__PROVIDED DATA__:
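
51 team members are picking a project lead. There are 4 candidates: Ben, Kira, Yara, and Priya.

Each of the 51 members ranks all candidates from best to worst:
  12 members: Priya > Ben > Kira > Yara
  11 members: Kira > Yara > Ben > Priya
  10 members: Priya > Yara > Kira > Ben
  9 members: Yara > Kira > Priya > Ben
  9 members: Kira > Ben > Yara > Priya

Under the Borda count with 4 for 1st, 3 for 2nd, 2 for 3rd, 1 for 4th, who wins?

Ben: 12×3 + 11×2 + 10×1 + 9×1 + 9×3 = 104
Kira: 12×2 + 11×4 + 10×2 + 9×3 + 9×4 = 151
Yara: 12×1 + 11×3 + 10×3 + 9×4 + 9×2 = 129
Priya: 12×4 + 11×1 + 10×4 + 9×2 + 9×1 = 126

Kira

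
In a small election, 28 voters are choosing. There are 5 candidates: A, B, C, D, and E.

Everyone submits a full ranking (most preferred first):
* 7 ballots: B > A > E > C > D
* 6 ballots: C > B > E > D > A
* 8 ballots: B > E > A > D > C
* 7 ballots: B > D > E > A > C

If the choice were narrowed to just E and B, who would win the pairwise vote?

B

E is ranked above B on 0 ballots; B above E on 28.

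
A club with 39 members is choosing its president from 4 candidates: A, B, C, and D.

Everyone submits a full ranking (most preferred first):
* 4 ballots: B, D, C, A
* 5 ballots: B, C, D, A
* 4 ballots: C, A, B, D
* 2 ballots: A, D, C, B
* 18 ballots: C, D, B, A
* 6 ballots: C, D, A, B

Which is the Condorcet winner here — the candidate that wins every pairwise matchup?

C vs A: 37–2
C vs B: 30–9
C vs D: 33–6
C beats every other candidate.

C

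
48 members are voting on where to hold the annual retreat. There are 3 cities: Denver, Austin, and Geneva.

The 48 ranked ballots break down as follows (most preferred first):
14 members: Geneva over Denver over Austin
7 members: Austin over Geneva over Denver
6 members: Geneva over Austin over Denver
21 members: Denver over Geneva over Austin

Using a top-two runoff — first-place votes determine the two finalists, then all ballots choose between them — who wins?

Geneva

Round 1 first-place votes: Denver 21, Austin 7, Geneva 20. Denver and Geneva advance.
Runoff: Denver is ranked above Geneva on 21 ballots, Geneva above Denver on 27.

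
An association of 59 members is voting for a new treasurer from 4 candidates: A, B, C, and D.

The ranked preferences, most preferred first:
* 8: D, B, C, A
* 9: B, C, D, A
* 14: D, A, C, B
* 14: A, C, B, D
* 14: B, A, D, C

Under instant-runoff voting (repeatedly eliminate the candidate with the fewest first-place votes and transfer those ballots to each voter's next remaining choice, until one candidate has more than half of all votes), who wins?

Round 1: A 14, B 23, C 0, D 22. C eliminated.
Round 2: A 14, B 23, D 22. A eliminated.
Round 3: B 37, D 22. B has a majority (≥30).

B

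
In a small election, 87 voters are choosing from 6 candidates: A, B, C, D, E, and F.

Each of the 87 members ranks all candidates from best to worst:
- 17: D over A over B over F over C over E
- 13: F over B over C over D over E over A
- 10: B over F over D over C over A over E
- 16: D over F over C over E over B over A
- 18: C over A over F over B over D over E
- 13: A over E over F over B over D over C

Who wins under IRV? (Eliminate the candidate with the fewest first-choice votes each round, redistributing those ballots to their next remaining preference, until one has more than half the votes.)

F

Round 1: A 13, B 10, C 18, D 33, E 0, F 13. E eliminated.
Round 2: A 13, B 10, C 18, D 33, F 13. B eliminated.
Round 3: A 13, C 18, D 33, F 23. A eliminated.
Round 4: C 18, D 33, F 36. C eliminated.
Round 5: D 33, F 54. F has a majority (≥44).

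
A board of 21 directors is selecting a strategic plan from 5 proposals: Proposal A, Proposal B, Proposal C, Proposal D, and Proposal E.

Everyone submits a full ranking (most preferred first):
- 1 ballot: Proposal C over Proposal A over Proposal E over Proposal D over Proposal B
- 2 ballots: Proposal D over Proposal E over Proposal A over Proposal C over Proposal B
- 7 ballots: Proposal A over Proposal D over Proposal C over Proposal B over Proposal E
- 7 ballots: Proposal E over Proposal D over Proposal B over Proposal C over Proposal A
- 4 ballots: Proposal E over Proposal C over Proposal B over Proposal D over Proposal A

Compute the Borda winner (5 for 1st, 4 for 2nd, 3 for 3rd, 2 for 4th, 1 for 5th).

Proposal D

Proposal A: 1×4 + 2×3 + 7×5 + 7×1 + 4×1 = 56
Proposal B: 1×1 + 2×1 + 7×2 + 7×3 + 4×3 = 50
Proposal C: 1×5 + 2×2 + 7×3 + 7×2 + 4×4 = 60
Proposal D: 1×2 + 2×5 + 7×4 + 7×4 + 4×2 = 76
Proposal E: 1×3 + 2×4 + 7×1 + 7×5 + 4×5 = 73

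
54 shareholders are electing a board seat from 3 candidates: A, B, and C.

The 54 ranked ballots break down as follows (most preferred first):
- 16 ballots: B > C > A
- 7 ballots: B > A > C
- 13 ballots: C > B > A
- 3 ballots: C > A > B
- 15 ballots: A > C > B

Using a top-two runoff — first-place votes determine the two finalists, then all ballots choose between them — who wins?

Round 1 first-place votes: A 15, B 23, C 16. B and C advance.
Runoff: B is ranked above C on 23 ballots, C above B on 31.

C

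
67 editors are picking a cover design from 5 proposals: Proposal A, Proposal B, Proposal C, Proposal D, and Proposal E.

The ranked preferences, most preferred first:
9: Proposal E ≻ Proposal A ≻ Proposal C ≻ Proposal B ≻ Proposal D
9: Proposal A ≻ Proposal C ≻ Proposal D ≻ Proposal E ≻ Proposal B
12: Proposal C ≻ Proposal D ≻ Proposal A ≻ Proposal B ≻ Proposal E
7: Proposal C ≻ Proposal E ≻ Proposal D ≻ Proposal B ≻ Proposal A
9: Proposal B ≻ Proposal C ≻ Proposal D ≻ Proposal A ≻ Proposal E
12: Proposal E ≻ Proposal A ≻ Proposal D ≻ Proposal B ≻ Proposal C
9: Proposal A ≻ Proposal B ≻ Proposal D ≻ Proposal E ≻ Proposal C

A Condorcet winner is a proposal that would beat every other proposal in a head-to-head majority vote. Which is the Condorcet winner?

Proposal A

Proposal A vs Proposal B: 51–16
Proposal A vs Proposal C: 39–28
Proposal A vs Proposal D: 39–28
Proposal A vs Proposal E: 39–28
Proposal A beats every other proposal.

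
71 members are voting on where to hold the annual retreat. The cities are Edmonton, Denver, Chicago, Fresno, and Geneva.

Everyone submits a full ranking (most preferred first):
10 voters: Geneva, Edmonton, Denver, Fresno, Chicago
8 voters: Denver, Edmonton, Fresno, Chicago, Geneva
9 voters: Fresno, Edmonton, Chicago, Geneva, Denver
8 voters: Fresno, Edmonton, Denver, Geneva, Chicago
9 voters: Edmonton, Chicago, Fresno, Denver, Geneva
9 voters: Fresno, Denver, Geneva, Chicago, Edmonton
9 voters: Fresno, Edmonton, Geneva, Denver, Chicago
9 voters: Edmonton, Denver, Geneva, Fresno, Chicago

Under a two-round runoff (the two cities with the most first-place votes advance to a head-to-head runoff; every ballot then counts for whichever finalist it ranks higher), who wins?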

__WHAT THE EXERCISE ASKS__: Above are the records. Copy the lines beginning at the one that has "Each of the 87" and ending with the one that has "- 18: C over A over F over B over D over E", unchanged.

__RESPONSE__:
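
Each of the 87 members ranks all candidates from best to worst:
- 17: D over A over B over F over C over E
- 13: F over B over C over D over E over A
- 10: B over F over D over C over A over E
- 16: D over F over C over E over B over A
- 18: C over A over F over B over D over E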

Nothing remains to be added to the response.